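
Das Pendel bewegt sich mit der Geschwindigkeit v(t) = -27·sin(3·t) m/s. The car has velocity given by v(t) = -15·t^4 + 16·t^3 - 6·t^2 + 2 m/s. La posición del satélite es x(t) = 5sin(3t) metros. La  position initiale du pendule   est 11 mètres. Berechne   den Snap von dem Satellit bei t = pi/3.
Ausgehend von der Position x(t) = 5·sin(3·t), nehmen wir 4 Ableitungen. Mit d/dt von x(t) finden wir v(t) = 15·cos(3·t). Durch Ableiten von der Geschwindigkeit erhalten wir die Beschleunigung: a(t) = -45·sin(3·t). Durch Ableiten von der Beschleunigung erhalten wir den Ruck: j(t) = -135·cos(3·t). Durch Ableiten von dem Ruck erhalten wir den Snap: s(t) = 405·sin(3·t). Wir haben den Snap s(t) = 405·sin(3·t). Durch Einsetzen von t = pi/3: s(pi/3) = 0.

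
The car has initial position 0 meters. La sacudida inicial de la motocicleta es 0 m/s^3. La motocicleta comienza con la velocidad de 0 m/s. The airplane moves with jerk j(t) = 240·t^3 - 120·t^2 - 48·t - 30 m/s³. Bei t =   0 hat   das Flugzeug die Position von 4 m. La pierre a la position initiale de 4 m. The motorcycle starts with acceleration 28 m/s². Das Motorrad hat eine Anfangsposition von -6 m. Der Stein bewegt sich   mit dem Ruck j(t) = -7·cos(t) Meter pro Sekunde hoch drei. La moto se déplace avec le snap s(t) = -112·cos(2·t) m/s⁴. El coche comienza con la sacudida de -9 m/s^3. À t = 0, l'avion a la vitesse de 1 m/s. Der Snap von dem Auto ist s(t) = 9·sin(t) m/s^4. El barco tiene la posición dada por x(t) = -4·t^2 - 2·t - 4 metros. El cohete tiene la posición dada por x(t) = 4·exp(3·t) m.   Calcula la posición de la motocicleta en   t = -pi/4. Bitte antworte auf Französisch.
Nous devons intégrer notre équation du snap s(t) = -112·cos(2·t) 4 fois. L'intégrale du snap, avec j(0) = 0, donne le jerk: j(t) = -56·sin(2·t). En intégrant le jerk et en utilisant la condition initiale a(0) = 28, nous obtenons a(t) = 28·cos(2·t). En intégrant l'accélération et en utilisant la condition initiale v(0) = 0, nous obtenons v(t) = 14·sin(2·t). L'intégrale de la vitesse est la position. En utilisant x(0) = -6, nous obtenons x(t) = 1 - 7·cos(2·t). De l'équation de la position x(t) = 1 - 7·cos(2·t), nous substituons t = -pi/4 pour obtenir x = 1.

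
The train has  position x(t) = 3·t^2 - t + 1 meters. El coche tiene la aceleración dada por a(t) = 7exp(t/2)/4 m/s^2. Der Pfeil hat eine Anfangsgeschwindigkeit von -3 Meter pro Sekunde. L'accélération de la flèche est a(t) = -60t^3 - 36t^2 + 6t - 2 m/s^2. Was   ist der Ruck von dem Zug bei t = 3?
Um dies zu lösen, müssen wir 3 Ableitungen unserer Gleichung für die Position x(t) = 3·t^2 - t + 1 nehmen. Durch Ableiten von der Position erhalten wir die Geschwindigkeit: v(t) = 6·t - 1. Die Ableitung von der Geschwindigkeit ergibt die Beschleunigung: a(t) = 6. Mit d/dt von a(t) finden wir j(t) = 0. Aus der Gleichung für den Ruck j(t) = 0, setzen wir t = 3 ein und erhalten j = 0.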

■ Problem to solve
Print every record exactly, so that each word matches what is written above.

■ Response box
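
Das Pendel bewegt sich mit der Geschwindigkeit v(t) = -27·sin(3·t) m/s. The car has velocity given by v(t) = -15·t^4 + 16·t^3 - 6·t^2 + 2 m/s. La posición del satélite es x(t) = 5sin(3t) metros. La  position initiale du pendule   est 11 mètres. Berechne   den Snap von dem Satellit bei t = pi/3.
Ausgehend von der Position x(t) = 5·sin(3·t), nehmen wir 4 Ableitungen. Mit d/dt von x(t) finden wir v(t) = 15·cos(3·t). Durch Ableiten von der Geschwindigkeit erhalten wir die Beschleunigung: a(t) = -45·sin(3·t). Durch Ableiten von der Beschleunigung erhalten wir den Ruck: j(t) = -135·cos(3·t). Durch Ableiten von dem Ruck erhalten wir den Snap: s(t) = 405·sin(3·t). Wir haben den Snap s(t) = 405·sin(3·t). Durch Einsetzen von t = pi/3: s(pi/3) = 0.

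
The car has initial position 0 meters. La sacudida inicial de la motocicleta es 0 m/s^3. La motocicleta comienza con la velocidad de 0 m/s. The airplane moves with jerk j(t) = 240·t^3 - 120·t^2 - 48·t - 30 m/s³. Bei t =   0 hat   das Flugzeug die Position von 4 m. La pierre a la position initiale de 4 m. The motorcycle starts with acceleration 28 m/s². Das Motorrad hat eine Anfangsposition von -6 m. Der Stein bewegt sich   mit dem Ruck j(t) = -7·cos(t) Meter pro Sekunde hoch drei. La moto se déplace avec le snap s(t) = -112·cos(2·t) m/s⁴. El coche comienza con la sacudida de -9 m/s^3. À t = 0, l'avion a la vitesse de 1 m/s. Der Snap von dem Auto ist s(t) = 9·sin(t) m/s^4. El barco tiene la posición dada por x(t) = -4·t^2 - 2·t - 4 metros. El cohete tiene la posición dada por x(t) = 4·exp(3·t) m.   Calcula la posición de la motocicleta en   t = -pi/4. Bitte antworte auf Französisch.
Nous devons intégrer notre équation du snap s(t) = -112·cos(2·t) 4 fois. L'intégrale du snap, avec j(0) = 0, donne le jerk: j(t) = -56·sin(2·t). En intégrant le jerk et en utilisant la condition initiale a(0) = 28, nous obtenons a(t) = 28·cos(2·t). En intégrant l'accélération et en utilisant la condition initiale v(0) = 0, nous obtenons v(t) = 14·sin(2·t). L'intégrale de la vitesse est la position. En utilisant x(0) = -6, nous obtenons x(t) = 1 - 7·cos(2·t). De l'équation de la position x(t) = 1 - 7·cos(2·t), nous substituons t = -pi/4 pour obtenir x = 1.

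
The train has  position x(t) = 3·t^2 - t + 1 meters. El coche tiene la aceleración dada por a(t) = 7exp(t/2)/4 m/s^2. Der Pfeil hat eine Anfangsgeschwindigkeit von -3 Meter pro Sekunde. L'accélération de la flèche est a(t) = -60t^3 - 36t^2 + 6t - 2 m/s^2. Was   ist der Ruck von dem Zug bei t = 3?
Um dies zu lösen, müssen wir 3 Ableitungen unserer Gleichung für die Position x(t) = 3·t^2 - t + 1 nehmen. Durch Ableiten von der Position erhalten wir die Geschwindigkeit: v(t) = 6·t - 1. Die Ableitung von der Geschwindigkeit ergibt die Beschleunigung: a(t) = 6. Mit d/dt von a(t) finden wir j(t) = 0. Aus der Gleichung für den Ruck j(t) = 0, setzen wir t = 3 ein und erhalten j = 0.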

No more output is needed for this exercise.